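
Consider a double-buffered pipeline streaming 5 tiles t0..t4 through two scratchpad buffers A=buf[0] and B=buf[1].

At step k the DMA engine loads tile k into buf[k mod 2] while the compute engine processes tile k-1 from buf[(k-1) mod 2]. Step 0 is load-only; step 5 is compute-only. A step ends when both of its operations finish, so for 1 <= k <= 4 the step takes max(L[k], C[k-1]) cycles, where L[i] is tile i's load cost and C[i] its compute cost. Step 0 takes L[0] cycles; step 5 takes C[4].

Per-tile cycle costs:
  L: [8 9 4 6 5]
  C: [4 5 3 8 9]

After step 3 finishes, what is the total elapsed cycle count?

step 0: L[0]=8 → dur=8, Σ=8 | A=load:t0 B=idle [load-only]
step 1: L[1]=9 C[0]=4 → dur=9, Σ=17 | A=compute:t0 B=load:t1 [load-bound]
step 2: L[2]=4 C[1]=5 → dur=5, Σ=22 | A=load:t2 B=compute:t1 [compute-bound]
step 3: L[3]=6 C[2]=3 → dur=6, Σ=28 | A=compute:t2 B=load:t3 [load-bound]
step 4: L[4]=5 C[3]=8 → dur=8, Σ=36 | A=load:t4 B=compute:t3 [compute-bound]
step 5: C[4]=9 → dur=9, Σ=45 | A=compute:t4 B=idle [compute-only]

end_cycle[3] = 28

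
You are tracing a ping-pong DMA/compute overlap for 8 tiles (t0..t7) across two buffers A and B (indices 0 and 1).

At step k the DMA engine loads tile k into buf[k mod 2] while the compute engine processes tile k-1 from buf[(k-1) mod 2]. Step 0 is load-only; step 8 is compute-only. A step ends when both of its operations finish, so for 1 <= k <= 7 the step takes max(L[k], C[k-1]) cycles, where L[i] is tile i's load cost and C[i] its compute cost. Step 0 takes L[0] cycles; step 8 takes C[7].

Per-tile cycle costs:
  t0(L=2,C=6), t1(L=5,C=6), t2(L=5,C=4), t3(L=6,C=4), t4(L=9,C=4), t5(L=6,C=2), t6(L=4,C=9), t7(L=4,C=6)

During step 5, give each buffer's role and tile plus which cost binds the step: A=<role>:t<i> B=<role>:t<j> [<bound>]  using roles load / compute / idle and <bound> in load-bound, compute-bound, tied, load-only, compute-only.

step 0: L[0]=2 → dur=2, Σ=2 | A=load:t0 B=idle [load-only]
step 1: L[1]=5 C[0]=6 → dur=6, Σ=8 | A=compute:t0 B=load:t1 [compute-bound]
step 2: L[2]=5 C[1]=6 → dur=6, Σ=14 | A=load:t2 B=compute:t1 [compute-bound]
step 3: L[3]=6 C[2]=4 → dur=6, Σ=20 | A=compute:t2 B=load:t3 [load-bound]
step 4: L[4]=9 C[3]=4 → dur=9, Σ=29 | A=load:t4 B=compute:t3 [load-bound]
step 5: L[5]=6 C[4]=4 → dur=6, Σ=35 | A=compute:t4 B=load:t5 [load-bound]
step 6: L[6]=4 C[5]=2 → dur=4, Σ=39 | A=load:t6 B=compute:t5 [load-bound]
step 7: L[7]=4 C[6]=9 → dur=9, Σ=48 | A=compute:t6 B=load:t7 [compute-bound]
step 8: C[7]=6 → dur=6, Σ=54 | A=idle B=compute:t7 [compute-only]

step 5: A=compute:t4 B=load:t5 [load-bound]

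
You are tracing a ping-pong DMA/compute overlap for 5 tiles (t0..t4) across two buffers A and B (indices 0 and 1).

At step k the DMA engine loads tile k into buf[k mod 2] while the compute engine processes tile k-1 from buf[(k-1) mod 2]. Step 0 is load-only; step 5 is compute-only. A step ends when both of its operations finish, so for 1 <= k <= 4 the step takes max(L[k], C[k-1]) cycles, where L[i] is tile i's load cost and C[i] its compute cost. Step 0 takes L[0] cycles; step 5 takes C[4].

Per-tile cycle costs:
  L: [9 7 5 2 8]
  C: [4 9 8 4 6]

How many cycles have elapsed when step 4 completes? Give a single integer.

[0] DMA t0→A (9c) ∥ CU idle ⇒ 9c, clock 9
[1] DMA t1→B (7c) ∥ CU A:t0 (4c) ⇒ 7c, clock 16
[2] DMA t2→A (5c) ∥ CU B:t1 (9c) ⇒ 9c, clock 25
[3] DMA t3→B (2c) ∥ CU A:t2 (8c) ⇒ 8c, clock 33
[4] DMA t4→A (8c) ∥ CU B:t3 (4c) ⇒ 8c, clock 41
[5] DMA idle ∥ CU A:t4 (6c) ⇒ 6c, clock 47

end_cycle[4] = 41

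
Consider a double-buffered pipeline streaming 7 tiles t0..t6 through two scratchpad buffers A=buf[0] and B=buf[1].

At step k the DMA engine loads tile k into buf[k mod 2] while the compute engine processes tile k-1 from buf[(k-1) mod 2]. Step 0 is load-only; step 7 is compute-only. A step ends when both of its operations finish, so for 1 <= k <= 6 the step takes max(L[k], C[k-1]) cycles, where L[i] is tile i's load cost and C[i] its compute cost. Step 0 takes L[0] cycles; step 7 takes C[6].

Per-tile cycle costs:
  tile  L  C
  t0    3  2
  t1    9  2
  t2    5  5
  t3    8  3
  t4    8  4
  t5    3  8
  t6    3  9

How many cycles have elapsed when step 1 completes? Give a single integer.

  0. 3=3c; end=3; A:t0 B:-
  1. max(9,2)=9c; end=12; A:t0 B:t1
  2. max(5,2)=5c; end=17; A:t2 B:t1
  3. max(8,5)=8c; end=25; A:t2 B:t3
  4. max(8,3)=8c; end=33; A:t4 B:t3
  5. max(3,4)=4c; end=37; A:t4 B:t5
  6. max(3,8)=8c; end=45; A:t6 B:t5
  7. 9=9c; end=54; A:t6 B:t5

end_cycle[1] = 12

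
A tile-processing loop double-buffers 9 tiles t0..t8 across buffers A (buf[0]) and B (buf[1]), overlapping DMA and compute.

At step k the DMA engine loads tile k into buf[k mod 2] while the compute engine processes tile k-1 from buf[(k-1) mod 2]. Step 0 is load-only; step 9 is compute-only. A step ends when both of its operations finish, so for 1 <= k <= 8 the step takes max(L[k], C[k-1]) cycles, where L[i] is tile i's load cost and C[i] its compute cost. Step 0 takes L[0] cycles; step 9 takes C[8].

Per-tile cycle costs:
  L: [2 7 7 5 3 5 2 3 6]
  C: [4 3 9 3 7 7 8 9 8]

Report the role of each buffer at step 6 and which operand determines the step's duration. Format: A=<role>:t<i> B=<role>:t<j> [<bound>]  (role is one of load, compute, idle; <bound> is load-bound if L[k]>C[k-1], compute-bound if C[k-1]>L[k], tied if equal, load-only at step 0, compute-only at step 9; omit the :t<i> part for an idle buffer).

[0] DMA t0→A (2c) ∥ CU idle ⇒ 2c, clock 2
[1] DMA t1→B (7c) ∥ CU A:t0 (4c) ⇒ 7c, clock 9
[2] DMA t2→A (7c) ∥ CU B:t1 (3c) ⇒ 7c, clock 16
[3] DMA t3→B (5c) ∥ CU A:t2 (9c) ⇒ 9c, clock 25
[4] DMA t4→A (3c) ∥ CU B:t3 (3c) ⇒ 3c, clock 28
[5] DMA t5→B (5c) ∥ CU A:t4 (7c) ⇒ 7c, clock 35
[6] DMA t6→A (2c) ∥ CU B:t5 (7c) ⇒ 7c, clock 42
[7] DMA t7→B (3c) ∥ CU A:t6 (8c) ⇒ 8c, clock 50
[8] DMA t8→A (6c) ∥ CU B:t7 (9c) ⇒ 9c, clock 59
[9] DMA idle ∥ CU A:t8 (8c) ⇒ 8c, clock 67

step 6: A=load:t6 B=compute:t5 [compute-bound]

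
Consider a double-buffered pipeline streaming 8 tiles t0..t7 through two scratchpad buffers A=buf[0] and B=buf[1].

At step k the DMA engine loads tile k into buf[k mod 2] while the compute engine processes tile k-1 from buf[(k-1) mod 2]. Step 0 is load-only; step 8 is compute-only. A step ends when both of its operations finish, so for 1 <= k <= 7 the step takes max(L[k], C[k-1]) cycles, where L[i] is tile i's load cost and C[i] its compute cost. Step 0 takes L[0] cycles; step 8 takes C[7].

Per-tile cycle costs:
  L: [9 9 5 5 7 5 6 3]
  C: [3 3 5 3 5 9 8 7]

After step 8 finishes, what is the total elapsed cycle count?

end_cycle[8] = 64

  0. 9=9c; end=9; A:t0 B:-
  1. max(9,3)=9c; end=18; A:t0 B:t1
  2. max(5,3)=5c; end=23; A:t2 B:t1
  3. max(5,5)=5c; end=28; A:t2 B:t3
  4. max(7,3)=7c; end=35; A:t4 B:t3
  5. max(5,5)=5c; end=40; A:t4 B:t5
  6. max(6,9)=9c; end=49; A:t6 B:t5
  7. max(3,8)=8c; end=57; A:t6 B:t7
  8. 7=7c; end=64; A:t6 B:t7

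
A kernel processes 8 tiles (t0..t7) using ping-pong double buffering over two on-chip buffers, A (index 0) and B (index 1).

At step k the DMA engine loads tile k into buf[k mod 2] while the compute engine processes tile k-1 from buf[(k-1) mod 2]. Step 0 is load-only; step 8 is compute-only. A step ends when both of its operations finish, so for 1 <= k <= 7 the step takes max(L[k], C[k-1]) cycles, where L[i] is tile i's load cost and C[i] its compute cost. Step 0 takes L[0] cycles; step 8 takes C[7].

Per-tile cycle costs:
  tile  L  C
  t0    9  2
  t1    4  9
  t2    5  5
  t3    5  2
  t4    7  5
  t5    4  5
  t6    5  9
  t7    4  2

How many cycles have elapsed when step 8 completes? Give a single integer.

k=0 load=t0/9c comp=- wait=9 total=9
k=1 load=t1/4c comp=t0/2c wait=4 total=13
k=2 load=t2/5c comp=t1/9c wait=9 total=22
k=3 load=t3/5c comp=t2/5c wait=5 total=27
k=4 load=t4/7c comp=t3/2c wait=7 total=34
k=5 load=t5/4c comp=t4/5c wait=5 total=39
k=6 load=t6/5c comp=t5/5c wait=5 total=44
k=7 load=t7/4c comp=t6/9c wait=9 total=53
k=8 load=- comp=t7/2c wait=2 total=55

end_cycle[8] = 55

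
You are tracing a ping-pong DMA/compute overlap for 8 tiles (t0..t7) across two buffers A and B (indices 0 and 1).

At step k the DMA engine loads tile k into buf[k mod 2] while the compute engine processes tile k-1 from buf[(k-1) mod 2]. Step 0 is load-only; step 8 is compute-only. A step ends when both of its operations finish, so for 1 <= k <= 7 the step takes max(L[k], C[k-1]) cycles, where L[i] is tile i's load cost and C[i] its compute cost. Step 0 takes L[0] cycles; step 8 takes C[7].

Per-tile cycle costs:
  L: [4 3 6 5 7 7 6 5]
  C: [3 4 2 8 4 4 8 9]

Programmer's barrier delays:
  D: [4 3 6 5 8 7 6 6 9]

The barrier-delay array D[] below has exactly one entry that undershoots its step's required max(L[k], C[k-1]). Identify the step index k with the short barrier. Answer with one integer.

hazard at step 7

k=0 barrier L[0]=4→4c, D[0]=4 ok
k=1 barrier max(L[1]=3,C[0]=3)→3c, D[1]=3 ok
k=2 barrier max(L[2]=6,C[1]=4)→6c, D[2]=6 ok
k=3 barrier max(L[3]=5,C[2]=2)→5c, D[3]=5 ok
k=4 barrier max(L[4]=7,C[3]=8)→8c, D[4]=8 ok
k=5 barrier max(L[5]=7,C[4]=4)→7c, D[5]=7 ok
k=6 barrier max(L[6]=6,C[5]=4)→6c, D[6]=6 ok
k=7 barrier max(L[7]=5,C[6]=8)→8c, D[7]=6 SHORT
k=8 barrier C[7]=9→9c, D[8]=9 ok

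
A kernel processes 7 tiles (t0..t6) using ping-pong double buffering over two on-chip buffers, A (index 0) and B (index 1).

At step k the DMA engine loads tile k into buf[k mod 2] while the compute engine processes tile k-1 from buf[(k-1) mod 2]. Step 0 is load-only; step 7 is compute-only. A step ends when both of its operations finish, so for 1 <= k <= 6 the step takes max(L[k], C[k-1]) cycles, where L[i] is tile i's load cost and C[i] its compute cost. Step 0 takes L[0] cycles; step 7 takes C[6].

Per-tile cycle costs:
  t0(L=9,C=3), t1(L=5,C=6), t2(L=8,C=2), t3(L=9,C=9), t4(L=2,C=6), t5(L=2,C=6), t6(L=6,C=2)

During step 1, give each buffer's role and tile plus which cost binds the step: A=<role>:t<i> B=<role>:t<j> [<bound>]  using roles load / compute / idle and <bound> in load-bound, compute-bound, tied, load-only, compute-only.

step 1: A=compute:t0 B=load:t1 [load-bound]

  0. 9=9c; end=9; A:t0 B:-
  1. max(5,3)=5c; end=14; A:t0 B:t1
  2. max(8,6)=8c; end=22; A:t2 B:t1
  3. max(9,2)=9c; end=31; A:t2 B:t3
  4. max(2,9)=9c; end=40; A:t4 B:t3
  5. max(2,6)=6c; end=46; A:t4 B:t5
  6. max(6,6)=6c; end=52; A:t6 B:t5
  7. 2=2c; end=54; A:t6 B:t5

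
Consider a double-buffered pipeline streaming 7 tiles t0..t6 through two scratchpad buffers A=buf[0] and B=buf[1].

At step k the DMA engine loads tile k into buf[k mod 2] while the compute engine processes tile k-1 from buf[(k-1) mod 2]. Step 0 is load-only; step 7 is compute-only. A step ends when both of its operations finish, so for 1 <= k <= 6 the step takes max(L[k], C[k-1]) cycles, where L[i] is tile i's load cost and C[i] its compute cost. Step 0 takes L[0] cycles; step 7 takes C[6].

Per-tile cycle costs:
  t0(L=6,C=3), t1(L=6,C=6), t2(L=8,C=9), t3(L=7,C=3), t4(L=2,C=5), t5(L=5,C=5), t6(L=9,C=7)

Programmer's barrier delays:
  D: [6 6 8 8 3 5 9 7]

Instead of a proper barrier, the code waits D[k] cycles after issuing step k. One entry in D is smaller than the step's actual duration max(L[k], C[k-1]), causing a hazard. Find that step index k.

hazard at step 3

[0] required=L[0]=6=6 vs D=6 ok
[1] required=max(L[1]=6,C[0]=3)=6 vs D=6 ok
[2] required=max(L[2]=8,C[1]=6)=8 vs D=8 ok
[3] required=max(L[3]=7,C[2]=9)=9 vs D=8 SHORT
[4] required=max(L[4]=2,C[3]=3)=3 vs D=3 ok
[5] required=max(L[5]=5,C[4]=5)=5 vs D=5 ok
[6] required=max(L[6]=9,C[5]=5)=9 vs D=9 ok
[7] required=C[6]=7=7 vs D=7 ok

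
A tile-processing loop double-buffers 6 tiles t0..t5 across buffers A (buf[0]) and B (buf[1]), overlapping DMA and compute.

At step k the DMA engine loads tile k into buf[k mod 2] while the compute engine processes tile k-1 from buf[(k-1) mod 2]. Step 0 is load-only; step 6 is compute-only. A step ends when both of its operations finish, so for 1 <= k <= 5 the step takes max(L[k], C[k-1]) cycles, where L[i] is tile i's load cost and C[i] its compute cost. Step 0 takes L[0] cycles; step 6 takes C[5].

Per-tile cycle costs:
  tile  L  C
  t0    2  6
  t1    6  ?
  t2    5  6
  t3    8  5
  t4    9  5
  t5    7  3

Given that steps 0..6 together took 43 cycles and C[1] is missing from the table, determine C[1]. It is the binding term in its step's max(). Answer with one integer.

C[1] = 8

step 0: dur = L[0]=2 = 2
step 1: dur = max(L[1]=6, C[0]=6) = 6
step 2: dur = max(L[2]=5, C[1]=?) = C[1]  (unknown; binding)
step 3: dur = max(L[3]=8, C[2]=6) = 8
step 4: dur = max(L[4]=9, C[3]=5) = 9
step 5: dur = max(L[5]=7, C[4]=5) = 7
step 6: dur = C[5]=3 = 3
sum of known step durations = 35
dur[2] = total - known = 43 - 35 = 8
C[1] is the binding max in step 2, so C[1] = dur[2] = 8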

• _About this exercise_
Working from the material above, retype exactly the lines from the one with "L: [4 3 6 5 7 7 6 5]" through the one with "t4(L=2,C=6), t5(L=2,C=6), t6(L=6,C=2)", both included, and only those lines.

• _Response to the exercise_
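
  L: [4 3 6 5 7 7 6 5]
  C: [3 4 2 8 4 4 8 9]

Programmer's barrier delays:
  D: [4 3 6 5 8 7 6 6 9]

The barrier-delay array D[] below has exactly one entry that undershoots its step's required max(L[k], C[k-1]). Identify the step index k with the short barrier. Answer with one integer.

hazard at step 7

k=0 barrier L[0]=4→4c, D[0]=4 ok
k=1 barrier max(L[1]=3,C[0]=3)→3c, D[1]=3 ok
k=2 barrier max(L[2]=6,C[1]=4)→6c, D[2]=6 ok
k=3 barrier max(L[3]=5,C[2]=2)→5c, D[3]=5 ok
k=4 barrier max(L[4]=7,C[3]=8)→8c, D[4]=8 ok
k=5 barrier max(L[5]=7,C[4]=4)→7c, D[5]=7 ok
k=6 barrier max(L[6]=6,C[5]=4)→6c, D[6]=6 ok
k=7 barrier max(L[7]=5,C[6]=8)→8c, D[7]=6 SHORT
k=8 barrier C[7]=9→9c, D[8]=9 ok

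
A kernel processes 7 tiles (t0..t6) using ping-pong double buffering over two on-chip buffers, A (index 0) and B (index 1).

At step k the DMA engine loads tile k into buf[k mod 2] while the compute engine processes tile k-1 from buf[(k-1) mod 2]. Step 0 is load-only; step 7 is compute-only. A step ends when both of its operations finish, so for 1 <= k <= 6 the step takes max(L[k], C[k-1]) cycles, where L[i] is tile i's load cost and C[i] its compute cost. Step 0 takes L[0] cycles; step 7 takes C[6].

Per-tile cycle costs:
  t0(L=9,C=3), t1(L=5,C=6), t2(L=8,C=2), t3(L=9,C=9), t4(L=2,C=6), t5(L=2,C=6), t6(L=6,C=2)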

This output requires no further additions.